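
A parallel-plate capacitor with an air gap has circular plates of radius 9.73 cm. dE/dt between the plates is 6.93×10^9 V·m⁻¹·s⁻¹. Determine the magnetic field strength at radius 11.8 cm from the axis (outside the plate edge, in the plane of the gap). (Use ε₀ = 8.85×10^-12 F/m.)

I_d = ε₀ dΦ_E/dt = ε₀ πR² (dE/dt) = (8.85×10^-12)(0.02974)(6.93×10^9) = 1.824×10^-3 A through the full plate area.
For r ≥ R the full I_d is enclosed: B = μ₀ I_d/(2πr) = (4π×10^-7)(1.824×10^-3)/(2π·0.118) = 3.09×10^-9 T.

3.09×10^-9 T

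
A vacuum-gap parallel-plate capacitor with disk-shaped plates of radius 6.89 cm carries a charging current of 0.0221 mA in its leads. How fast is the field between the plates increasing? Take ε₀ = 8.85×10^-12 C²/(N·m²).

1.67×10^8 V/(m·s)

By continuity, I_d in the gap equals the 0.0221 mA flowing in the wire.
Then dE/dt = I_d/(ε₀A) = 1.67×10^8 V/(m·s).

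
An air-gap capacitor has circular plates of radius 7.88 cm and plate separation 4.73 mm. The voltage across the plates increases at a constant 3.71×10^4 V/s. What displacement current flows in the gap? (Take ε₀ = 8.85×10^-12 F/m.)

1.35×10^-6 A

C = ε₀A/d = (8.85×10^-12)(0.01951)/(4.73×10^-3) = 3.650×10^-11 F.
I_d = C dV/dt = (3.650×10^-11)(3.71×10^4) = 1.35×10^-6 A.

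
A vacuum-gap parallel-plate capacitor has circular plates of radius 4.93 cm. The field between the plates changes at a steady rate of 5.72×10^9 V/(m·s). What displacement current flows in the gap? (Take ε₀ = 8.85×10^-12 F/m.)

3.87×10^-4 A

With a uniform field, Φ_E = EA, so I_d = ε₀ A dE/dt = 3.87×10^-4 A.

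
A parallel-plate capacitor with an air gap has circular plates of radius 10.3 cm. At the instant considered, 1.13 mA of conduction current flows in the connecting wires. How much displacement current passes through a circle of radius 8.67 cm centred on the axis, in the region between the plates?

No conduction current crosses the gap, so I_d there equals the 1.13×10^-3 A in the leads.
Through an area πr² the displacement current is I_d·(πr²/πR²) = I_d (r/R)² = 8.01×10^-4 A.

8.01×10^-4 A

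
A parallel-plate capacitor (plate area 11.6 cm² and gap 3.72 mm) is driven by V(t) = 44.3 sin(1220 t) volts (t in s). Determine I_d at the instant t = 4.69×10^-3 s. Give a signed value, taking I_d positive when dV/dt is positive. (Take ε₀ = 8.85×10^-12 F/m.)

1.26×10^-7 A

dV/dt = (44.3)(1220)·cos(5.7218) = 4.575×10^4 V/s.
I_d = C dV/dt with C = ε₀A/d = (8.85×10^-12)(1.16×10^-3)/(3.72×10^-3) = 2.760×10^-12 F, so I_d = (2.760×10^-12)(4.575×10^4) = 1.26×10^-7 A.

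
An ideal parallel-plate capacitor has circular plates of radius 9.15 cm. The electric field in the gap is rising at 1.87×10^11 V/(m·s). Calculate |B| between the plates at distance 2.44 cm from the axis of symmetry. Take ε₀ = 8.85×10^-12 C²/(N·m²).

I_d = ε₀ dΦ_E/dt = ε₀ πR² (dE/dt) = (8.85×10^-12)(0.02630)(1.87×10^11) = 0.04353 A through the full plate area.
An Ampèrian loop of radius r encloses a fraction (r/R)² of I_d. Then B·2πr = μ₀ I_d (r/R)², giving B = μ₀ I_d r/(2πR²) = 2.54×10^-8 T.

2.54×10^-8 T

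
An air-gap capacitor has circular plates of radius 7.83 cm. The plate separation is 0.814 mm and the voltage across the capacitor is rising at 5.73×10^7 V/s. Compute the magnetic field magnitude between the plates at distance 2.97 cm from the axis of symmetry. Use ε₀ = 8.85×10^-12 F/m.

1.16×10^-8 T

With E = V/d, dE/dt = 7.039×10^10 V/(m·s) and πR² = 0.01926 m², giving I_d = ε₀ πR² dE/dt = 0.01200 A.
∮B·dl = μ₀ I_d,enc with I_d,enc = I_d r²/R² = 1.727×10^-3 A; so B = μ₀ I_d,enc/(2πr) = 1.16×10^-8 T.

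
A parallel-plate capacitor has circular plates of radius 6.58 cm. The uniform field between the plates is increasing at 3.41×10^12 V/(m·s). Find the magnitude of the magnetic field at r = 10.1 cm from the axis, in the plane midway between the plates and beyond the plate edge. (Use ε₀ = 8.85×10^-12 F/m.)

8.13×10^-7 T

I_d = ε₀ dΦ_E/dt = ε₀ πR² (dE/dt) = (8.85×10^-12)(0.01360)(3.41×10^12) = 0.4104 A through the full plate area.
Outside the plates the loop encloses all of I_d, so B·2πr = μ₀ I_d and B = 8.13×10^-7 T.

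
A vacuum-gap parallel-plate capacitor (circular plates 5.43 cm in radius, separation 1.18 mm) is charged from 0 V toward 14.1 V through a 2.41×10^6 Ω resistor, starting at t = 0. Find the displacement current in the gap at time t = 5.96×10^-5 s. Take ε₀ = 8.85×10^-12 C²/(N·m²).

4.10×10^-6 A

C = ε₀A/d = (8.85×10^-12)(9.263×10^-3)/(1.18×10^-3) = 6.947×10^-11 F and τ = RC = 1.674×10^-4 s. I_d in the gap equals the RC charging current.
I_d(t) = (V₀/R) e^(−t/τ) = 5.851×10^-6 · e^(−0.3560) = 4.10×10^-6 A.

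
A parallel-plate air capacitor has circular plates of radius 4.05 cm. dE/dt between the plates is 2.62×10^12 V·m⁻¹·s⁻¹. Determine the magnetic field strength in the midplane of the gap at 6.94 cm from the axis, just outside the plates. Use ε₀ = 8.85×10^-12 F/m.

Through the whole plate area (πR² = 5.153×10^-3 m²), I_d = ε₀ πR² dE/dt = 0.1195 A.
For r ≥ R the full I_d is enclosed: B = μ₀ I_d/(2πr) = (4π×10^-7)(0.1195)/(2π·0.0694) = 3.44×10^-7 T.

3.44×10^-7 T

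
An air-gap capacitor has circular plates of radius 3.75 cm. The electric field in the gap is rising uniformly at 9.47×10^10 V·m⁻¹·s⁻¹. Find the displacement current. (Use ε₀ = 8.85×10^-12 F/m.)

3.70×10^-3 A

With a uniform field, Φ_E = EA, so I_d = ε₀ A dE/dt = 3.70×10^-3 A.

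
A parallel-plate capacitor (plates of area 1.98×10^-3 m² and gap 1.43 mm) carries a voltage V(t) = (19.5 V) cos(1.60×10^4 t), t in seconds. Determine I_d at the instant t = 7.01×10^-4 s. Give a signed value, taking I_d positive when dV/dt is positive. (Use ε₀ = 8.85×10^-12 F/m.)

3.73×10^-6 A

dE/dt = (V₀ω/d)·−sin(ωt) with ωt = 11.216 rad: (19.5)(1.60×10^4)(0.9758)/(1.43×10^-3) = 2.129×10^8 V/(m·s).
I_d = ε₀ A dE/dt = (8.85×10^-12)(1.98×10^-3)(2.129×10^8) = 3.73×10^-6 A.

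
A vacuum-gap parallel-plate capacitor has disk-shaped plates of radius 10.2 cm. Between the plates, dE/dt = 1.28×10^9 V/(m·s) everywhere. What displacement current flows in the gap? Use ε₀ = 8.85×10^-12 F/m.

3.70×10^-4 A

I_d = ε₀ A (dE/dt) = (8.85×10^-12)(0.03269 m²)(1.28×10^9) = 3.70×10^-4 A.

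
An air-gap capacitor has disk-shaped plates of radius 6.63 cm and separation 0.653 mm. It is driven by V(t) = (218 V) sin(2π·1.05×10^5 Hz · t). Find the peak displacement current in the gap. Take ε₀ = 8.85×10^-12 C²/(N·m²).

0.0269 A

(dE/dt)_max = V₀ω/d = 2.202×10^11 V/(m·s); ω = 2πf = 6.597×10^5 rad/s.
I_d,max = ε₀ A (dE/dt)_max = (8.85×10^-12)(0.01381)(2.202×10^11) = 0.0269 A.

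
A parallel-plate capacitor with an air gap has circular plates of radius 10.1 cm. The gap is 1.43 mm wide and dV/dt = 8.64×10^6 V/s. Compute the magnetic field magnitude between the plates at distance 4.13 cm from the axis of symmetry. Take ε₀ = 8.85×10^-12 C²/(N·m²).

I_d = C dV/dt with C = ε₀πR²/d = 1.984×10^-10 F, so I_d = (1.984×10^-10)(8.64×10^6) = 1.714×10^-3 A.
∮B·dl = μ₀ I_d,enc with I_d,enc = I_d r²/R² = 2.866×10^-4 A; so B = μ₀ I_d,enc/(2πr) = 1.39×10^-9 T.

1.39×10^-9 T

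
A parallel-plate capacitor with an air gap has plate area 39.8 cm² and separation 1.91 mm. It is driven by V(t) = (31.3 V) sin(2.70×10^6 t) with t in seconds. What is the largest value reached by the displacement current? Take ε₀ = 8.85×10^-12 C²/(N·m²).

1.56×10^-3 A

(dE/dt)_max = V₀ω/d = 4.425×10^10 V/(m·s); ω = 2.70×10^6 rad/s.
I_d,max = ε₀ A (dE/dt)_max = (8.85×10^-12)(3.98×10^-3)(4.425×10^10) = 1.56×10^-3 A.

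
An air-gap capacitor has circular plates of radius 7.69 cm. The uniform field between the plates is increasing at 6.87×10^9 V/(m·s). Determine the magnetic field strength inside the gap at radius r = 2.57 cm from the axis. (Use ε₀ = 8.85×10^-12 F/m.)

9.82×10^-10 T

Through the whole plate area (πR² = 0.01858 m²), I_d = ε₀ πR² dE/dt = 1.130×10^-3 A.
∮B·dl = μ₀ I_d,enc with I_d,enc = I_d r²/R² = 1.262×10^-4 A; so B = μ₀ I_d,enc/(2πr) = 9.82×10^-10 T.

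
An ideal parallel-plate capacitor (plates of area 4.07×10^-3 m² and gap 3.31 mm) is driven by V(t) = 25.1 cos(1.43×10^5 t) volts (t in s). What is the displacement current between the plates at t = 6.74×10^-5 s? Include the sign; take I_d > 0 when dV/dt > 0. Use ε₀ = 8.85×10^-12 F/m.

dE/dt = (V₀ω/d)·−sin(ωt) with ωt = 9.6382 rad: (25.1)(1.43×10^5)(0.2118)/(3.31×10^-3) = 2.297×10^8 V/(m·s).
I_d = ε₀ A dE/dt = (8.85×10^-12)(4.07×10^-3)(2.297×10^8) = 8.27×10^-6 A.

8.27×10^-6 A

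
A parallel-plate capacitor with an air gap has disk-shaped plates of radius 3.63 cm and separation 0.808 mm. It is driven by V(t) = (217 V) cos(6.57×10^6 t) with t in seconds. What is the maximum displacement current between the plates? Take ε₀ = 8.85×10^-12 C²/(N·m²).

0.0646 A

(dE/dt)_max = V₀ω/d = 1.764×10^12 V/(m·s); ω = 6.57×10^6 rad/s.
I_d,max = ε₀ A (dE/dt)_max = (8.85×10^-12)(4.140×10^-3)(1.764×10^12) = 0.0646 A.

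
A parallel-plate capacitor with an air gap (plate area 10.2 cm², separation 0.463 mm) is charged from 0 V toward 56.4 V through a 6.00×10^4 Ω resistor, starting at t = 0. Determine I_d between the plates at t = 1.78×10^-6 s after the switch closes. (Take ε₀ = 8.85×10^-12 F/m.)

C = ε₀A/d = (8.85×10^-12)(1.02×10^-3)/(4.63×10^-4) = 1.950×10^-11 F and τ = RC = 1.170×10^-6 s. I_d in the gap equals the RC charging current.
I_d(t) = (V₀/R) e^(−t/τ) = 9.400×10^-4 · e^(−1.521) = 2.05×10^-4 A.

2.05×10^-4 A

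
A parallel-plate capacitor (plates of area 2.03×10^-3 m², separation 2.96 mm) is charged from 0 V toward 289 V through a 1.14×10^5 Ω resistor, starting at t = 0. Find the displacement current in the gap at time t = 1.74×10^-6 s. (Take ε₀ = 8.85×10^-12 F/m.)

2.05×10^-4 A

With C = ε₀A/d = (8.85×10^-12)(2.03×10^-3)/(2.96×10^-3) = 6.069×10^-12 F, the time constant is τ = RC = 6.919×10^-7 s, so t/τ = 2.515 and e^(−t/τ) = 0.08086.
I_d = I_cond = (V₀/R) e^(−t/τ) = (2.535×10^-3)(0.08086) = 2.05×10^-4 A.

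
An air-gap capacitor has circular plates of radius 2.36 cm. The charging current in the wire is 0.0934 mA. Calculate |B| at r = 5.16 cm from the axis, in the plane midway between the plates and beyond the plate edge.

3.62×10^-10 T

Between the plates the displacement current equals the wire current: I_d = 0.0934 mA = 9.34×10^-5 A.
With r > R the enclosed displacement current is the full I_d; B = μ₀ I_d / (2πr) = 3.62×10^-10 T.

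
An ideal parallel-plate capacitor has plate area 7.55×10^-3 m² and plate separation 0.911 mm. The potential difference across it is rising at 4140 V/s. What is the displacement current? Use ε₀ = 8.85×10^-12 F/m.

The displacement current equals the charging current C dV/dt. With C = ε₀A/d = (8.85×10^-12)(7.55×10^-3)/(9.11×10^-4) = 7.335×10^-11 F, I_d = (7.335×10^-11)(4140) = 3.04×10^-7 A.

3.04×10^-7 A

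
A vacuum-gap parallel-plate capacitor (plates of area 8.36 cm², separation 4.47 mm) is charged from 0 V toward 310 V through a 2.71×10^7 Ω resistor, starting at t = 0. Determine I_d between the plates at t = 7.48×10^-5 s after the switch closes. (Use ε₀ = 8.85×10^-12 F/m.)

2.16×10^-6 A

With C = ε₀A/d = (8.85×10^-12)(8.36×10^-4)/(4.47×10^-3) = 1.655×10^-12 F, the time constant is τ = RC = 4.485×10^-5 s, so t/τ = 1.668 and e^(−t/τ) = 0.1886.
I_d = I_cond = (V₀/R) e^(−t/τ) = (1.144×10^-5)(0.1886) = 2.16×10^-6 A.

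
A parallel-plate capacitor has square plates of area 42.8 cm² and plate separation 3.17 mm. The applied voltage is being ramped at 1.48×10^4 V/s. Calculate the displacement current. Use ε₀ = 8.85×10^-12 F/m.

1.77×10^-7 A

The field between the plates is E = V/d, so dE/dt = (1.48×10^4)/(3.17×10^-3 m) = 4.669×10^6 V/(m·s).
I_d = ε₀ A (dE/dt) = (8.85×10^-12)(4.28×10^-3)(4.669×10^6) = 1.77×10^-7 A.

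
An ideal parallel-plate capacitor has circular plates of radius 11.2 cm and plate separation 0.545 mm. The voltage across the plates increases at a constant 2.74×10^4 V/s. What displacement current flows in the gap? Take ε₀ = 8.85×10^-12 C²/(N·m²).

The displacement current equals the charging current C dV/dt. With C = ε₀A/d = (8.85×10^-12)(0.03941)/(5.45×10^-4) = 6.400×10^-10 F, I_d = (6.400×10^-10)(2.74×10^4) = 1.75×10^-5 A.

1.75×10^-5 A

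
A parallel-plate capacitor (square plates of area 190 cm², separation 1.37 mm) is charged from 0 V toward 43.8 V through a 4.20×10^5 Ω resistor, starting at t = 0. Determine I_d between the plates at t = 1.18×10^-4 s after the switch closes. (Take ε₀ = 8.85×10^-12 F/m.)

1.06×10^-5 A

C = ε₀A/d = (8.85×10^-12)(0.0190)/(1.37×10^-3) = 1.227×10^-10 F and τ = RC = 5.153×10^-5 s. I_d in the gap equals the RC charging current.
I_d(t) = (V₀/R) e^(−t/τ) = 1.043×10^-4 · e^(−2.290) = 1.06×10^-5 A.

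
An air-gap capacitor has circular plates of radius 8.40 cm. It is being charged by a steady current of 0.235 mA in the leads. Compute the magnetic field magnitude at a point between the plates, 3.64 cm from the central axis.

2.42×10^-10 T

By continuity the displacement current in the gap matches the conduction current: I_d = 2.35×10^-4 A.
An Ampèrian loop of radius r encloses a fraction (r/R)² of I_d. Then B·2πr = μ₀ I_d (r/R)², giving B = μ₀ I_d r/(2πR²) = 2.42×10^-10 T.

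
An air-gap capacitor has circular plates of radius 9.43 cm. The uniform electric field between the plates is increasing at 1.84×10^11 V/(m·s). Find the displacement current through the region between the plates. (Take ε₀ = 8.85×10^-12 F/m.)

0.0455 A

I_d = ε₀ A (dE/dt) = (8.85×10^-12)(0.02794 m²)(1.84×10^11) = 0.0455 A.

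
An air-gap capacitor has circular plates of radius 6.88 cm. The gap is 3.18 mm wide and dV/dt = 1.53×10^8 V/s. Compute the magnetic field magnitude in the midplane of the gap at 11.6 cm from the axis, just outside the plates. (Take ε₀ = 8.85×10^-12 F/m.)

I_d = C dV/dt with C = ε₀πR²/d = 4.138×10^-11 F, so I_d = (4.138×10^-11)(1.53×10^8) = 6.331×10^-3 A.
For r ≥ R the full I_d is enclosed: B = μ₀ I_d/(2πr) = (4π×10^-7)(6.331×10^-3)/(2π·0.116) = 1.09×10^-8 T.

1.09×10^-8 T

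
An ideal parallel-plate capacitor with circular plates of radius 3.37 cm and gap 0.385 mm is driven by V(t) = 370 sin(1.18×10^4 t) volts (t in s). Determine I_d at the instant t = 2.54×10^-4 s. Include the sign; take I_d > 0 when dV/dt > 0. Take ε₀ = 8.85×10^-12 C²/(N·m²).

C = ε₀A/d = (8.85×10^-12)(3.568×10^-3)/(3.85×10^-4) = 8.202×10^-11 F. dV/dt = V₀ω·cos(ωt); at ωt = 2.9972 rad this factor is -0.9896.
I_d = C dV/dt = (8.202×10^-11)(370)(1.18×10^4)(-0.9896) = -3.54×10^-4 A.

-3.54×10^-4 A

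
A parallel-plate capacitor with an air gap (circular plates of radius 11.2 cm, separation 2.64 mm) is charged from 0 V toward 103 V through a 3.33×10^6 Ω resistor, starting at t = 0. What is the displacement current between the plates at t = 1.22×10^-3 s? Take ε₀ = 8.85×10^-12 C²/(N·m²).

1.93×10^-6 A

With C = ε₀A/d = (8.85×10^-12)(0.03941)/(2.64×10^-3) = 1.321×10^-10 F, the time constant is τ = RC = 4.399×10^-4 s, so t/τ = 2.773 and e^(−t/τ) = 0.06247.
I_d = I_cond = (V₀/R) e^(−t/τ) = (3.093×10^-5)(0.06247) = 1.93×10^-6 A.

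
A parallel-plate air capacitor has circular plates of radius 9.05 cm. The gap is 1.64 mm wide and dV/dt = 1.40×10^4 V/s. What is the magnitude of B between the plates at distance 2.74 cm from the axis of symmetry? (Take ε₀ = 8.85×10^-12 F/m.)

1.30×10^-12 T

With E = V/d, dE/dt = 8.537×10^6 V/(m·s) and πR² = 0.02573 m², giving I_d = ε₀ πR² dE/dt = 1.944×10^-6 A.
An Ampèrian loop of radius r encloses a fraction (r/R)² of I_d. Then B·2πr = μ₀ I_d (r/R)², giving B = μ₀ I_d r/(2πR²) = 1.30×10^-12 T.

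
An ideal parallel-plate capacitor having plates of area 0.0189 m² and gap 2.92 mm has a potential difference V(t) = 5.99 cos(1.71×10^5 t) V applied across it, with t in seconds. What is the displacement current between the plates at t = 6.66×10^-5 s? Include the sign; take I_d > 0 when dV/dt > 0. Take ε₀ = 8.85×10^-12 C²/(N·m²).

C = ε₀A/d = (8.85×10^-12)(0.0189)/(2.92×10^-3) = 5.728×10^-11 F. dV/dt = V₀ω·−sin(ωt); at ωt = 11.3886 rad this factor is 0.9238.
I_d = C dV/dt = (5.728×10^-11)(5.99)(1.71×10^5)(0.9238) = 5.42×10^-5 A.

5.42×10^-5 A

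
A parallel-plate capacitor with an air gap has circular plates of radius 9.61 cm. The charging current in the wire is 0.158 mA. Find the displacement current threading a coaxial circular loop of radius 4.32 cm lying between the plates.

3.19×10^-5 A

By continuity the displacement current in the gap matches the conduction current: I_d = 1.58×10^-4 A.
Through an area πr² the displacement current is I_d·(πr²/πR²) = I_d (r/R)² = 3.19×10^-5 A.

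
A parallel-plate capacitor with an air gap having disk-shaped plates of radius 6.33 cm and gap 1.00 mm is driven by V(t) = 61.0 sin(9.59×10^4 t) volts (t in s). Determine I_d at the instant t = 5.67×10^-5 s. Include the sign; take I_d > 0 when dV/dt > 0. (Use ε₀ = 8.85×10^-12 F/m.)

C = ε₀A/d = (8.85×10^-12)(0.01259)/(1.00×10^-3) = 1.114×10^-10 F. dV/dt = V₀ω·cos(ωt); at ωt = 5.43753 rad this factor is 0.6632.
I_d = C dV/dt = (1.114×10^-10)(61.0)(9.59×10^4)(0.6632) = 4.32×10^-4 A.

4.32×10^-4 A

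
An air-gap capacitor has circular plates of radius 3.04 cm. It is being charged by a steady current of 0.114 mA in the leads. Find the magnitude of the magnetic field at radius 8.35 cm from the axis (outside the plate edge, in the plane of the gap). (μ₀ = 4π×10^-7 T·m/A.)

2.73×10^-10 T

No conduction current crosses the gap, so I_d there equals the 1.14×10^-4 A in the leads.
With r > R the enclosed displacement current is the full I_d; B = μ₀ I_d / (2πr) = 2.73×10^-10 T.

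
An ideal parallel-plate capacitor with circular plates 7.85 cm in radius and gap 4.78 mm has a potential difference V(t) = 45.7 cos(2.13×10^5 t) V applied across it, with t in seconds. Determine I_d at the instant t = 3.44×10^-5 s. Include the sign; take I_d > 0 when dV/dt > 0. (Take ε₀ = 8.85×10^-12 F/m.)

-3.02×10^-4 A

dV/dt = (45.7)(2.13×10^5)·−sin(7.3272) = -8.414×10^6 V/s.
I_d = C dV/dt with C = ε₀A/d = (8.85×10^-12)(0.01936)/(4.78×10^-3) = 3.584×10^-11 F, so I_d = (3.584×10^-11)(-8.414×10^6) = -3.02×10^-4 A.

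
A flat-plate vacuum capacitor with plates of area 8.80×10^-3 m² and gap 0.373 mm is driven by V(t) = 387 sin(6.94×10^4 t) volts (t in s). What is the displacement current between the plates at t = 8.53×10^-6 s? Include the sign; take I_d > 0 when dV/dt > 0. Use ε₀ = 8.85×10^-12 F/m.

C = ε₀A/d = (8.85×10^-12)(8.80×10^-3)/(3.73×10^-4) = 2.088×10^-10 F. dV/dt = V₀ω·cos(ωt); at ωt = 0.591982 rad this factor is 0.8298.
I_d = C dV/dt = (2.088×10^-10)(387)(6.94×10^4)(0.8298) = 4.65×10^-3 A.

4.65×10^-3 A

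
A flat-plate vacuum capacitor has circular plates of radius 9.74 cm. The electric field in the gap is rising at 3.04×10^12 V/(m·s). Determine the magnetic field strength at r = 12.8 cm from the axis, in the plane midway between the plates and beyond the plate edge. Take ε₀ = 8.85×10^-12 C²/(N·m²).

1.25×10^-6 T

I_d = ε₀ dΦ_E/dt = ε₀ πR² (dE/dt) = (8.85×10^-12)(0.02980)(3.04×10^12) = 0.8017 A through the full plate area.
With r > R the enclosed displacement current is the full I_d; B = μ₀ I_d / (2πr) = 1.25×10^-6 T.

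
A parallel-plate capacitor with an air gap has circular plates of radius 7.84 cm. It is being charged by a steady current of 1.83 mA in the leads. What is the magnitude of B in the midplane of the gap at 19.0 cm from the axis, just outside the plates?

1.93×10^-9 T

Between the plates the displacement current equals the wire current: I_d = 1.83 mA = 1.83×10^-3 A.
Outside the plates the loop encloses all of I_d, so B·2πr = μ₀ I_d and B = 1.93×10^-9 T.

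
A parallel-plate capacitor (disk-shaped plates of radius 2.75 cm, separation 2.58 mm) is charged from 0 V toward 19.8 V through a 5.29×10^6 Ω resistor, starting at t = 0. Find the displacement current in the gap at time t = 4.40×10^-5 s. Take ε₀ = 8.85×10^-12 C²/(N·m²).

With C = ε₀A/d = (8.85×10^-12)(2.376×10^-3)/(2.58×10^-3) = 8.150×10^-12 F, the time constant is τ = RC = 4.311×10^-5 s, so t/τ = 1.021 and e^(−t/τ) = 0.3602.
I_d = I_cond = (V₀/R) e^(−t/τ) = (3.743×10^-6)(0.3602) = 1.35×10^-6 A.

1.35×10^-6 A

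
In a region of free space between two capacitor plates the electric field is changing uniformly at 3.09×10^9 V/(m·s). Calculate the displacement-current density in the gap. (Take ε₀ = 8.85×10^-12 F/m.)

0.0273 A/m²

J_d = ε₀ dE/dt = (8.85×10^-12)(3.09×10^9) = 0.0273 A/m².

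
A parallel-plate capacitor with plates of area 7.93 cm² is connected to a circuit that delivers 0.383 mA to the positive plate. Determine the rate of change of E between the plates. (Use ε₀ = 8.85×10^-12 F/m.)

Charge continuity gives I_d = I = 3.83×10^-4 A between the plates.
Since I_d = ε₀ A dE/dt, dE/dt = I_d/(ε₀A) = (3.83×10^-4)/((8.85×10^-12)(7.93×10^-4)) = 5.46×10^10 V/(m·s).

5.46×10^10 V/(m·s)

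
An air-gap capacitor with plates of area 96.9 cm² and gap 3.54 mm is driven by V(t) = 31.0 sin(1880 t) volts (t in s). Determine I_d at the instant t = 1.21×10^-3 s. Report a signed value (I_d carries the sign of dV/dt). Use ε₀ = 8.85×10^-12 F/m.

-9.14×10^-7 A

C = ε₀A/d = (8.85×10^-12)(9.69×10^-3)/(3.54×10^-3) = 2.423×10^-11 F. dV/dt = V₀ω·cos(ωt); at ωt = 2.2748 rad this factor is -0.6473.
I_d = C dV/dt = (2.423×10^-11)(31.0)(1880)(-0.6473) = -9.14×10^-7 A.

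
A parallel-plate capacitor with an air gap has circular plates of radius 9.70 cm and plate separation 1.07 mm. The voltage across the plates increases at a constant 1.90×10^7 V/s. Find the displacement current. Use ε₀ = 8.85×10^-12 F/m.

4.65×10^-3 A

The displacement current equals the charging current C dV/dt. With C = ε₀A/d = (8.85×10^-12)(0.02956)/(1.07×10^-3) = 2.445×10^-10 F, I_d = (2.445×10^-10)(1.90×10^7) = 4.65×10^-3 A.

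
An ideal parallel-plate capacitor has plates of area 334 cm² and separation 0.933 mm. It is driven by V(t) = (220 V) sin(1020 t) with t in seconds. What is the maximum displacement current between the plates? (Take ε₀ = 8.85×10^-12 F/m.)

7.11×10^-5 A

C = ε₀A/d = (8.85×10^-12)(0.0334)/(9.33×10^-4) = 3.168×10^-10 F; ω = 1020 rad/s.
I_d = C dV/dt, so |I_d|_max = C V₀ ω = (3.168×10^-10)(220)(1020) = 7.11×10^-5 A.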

..............................

WORK REQUIRED: Set down exactly, and only, the lines from the one containing "A parallel-plate capacitor with plates" through the final line of the entries above.

SOLUTION:
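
A parallel-plate capacitor with plates of area 7.93 cm² is connected to a circuit that delivers 0.383 mA to the positive plate. Determine the rate of change of E between the plates. (Use ε₀ = 8.85×10^-12 F/m.)

Charge continuity gives I_d = I = 3.83×10^-4 A between the plates.
Since I_d = ε₀ A dE/dt, dE/dt = I_d/(ε₀A) = (3.83×10^-4)/((8.85×10^-12)(7.93×10^-4)) = 5.46×10^10 V/(m·s).

5.46×10^10 V/(m·s)

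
An air-gap capacitor with plates of area 96.9 cm² and gap 3.54 mm is driven by V(t) = 31.0 sin(1880 t) volts (t in s). Determine I_d at the instant t = 1.21×10^-3 s. Report a signed value (I_d carries the sign of dV/dt). Use ε₀ = 8.85×10^-12 F/m.

-9.14×10^-7 A

C = ε₀A/d = (8.85×10^-12)(9.69×10^-3)/(3.54×10^-3) = 2.423×10^-11 F. dV/dt = V₀ω·cos(ωt); at ωt = 2.2748 rad this factor is -0.6473.
I_d = C dV/dt = (2.423×10^-11)(31.0)(1880)(-0.6473) = -9.14×10^-7 A.

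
A parallel-plate capacitor with an air gap has circular plates of radius 9.70 cm and plate separation 1.07 mm. The voltage across the plates increases at a constant 1.90×10^7 V/s. Find the displacement current. Use ε₀ = 8.85×10^-12 F/m.

4.65×10^-3 A

The displacement current equals the charging current C dV/dt. With C = ε₀A/d = (8.85×10^-12)(0.02956)/(1.07×10^-3) = 2.445×10^-10 F, I_d = (2.445×10^-10)(1.90×10^7) = 4.65×10^-3 A.

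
An ideal parallel-plate capacitor has plates of area 334 cm² and separation 0.933 mm. It is driven by V(t) = (220 V) sin(1020 t) with t in seconds. What is the maximum displacement current between the plates? (Take ε₀ = 8.85×10^-12 F/m.)

7.11×10^-5 A

C = ε₀A/d = (8.85×10^-12)(0.0334)/(9.33×10^-4) = 3.168×10^-10 F; ω = 1020 rad/s.
I_d = C dV/dt, so |I_d|_max = C V₀ ω = (3.168×10^-10)(220)(1020) = 7.11×10^-5 A.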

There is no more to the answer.